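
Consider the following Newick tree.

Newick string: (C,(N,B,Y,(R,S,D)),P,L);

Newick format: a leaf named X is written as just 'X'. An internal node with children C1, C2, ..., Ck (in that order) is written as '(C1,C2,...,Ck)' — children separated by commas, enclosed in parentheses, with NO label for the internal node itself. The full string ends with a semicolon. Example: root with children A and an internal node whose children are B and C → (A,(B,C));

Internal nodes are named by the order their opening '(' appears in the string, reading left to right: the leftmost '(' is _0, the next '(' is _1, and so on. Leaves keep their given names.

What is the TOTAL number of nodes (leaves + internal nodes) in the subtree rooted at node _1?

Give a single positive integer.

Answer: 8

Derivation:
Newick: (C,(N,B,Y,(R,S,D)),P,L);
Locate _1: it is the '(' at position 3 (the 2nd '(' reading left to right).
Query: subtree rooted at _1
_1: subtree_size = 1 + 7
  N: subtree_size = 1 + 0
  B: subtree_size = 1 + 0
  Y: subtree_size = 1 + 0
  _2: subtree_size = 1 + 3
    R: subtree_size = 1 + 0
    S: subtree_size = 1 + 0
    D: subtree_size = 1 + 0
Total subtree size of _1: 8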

▶ _REQUIREMENT_
Please transcribe word for word the lines from the line with "Newick format: a" to the end of the material, both ends included.

▶ _WORKED SOLUTION_
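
Newick format: a leaf named X is written as just 'X'. An internal node with children C1, C2, ..., Ck (in that order) is written as '(C1,C2,...,Ck)' — children separated by commas, enclosed in parentheses, with NO label for the internal node itself. The full string ends with a semicolon. Example: root with children A and an internal node whose children are B and C → (A,(B,C));

Internal nodes are named by the order their opening '(' appears in the string, reading left to right: the leftmost '(' is _0, the next '(' is _1, and so on. Leaves keep their given names.

What is the TOTAL number of nodes (leaves + internal nodes) in the subtree rooted at node _1?

Give a single positive integer.

Answer: 8

Derivation:
Newick: (C,(N,B,Y,(R,S,D)),P,L);
Locate _1: it is the '(' at position 3 (the 2nd '(' reading left to right).
Query: subtree rooted at _1
_1: subtree_size = 1 + 7
  N: subtree_size = 1 + 0
  B: subtree_size = 1 + 0
  Y: subtree_size = 1 + 0
  _2: subtree_size = 1 + 3
    R: subtree_size = 1 + 0
    S: subtree_size = 1 + 0
    D: subtree_size = 1 + 0
Total subtree size of _1: 8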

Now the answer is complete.